Within the entries below, find the portion that opens with the line containing "A 34 mm extension" and closes with the line containing "A 28 mm extension". Retype that portion exactly and only.

Stored items:
____

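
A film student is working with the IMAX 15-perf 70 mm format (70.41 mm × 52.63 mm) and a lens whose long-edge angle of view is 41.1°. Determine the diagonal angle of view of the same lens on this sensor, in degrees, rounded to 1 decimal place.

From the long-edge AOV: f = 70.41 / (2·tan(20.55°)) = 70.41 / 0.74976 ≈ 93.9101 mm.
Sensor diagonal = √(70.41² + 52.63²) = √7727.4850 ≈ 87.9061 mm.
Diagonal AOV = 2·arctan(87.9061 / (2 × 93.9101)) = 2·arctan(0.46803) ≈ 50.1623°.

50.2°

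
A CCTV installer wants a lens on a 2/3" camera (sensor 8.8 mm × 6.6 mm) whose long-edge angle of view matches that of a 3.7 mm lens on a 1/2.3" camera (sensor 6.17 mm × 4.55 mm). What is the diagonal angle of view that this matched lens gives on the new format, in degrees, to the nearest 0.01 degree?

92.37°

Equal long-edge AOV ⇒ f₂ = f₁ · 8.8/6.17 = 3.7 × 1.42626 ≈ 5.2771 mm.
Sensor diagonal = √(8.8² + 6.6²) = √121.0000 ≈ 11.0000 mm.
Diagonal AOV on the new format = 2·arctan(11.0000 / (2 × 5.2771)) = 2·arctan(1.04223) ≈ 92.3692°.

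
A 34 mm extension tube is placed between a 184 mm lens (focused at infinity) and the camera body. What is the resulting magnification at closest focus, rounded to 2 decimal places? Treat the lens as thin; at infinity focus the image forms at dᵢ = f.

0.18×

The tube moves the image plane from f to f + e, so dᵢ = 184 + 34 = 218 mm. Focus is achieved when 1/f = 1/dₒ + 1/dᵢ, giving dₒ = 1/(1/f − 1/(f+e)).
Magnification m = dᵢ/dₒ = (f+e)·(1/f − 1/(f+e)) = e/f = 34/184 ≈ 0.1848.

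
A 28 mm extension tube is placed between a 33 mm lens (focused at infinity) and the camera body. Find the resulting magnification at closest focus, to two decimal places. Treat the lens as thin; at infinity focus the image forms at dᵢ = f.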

____

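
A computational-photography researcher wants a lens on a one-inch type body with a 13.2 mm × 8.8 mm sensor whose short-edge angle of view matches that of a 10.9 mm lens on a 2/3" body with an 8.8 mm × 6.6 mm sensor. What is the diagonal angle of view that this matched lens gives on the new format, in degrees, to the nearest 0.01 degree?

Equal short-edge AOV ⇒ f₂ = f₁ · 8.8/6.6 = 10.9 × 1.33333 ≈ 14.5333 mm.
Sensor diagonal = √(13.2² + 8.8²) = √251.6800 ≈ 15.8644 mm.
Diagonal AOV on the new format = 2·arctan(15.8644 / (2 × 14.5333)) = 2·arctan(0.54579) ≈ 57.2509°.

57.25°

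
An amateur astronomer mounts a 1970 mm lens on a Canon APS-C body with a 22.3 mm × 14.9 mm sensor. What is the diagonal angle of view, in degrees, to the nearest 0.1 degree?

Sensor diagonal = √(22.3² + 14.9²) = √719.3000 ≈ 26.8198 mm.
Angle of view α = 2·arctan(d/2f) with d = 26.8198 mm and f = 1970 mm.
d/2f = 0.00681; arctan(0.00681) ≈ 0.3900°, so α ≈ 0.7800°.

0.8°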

____

Answer:
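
A 34 mm extension tube is placed between a 184 mm lens (focused at infinity) and the camera body. What is the resulting magnification at closest focus, rounded to 2 decimal places? Treat the lens as thin; at infinity focus the image forms at dᵢ = f.

0.18×

The tube moves the image plane from f to f + e, so dᵢ = 184 + 34 = 218 mm. Focus is achieved when 1/f = 1/dₒ + 1/dᵢ, giving dₒ = 1/(1/f − 1/(f+e)).
Magnification m = dᵢ/dₒ = (f+e)·(1/f − 1/(f+e)) = e/f = 34/184 ≈ 0.1848.

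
A 28 mm extension tube is placed between a 33 mm lens (focused at infinity) and the camera body. Find the resulting magnification at closest focus, to two decimal places. Treat the lens as thin; at infinity focus the image forms at dᵢ = f.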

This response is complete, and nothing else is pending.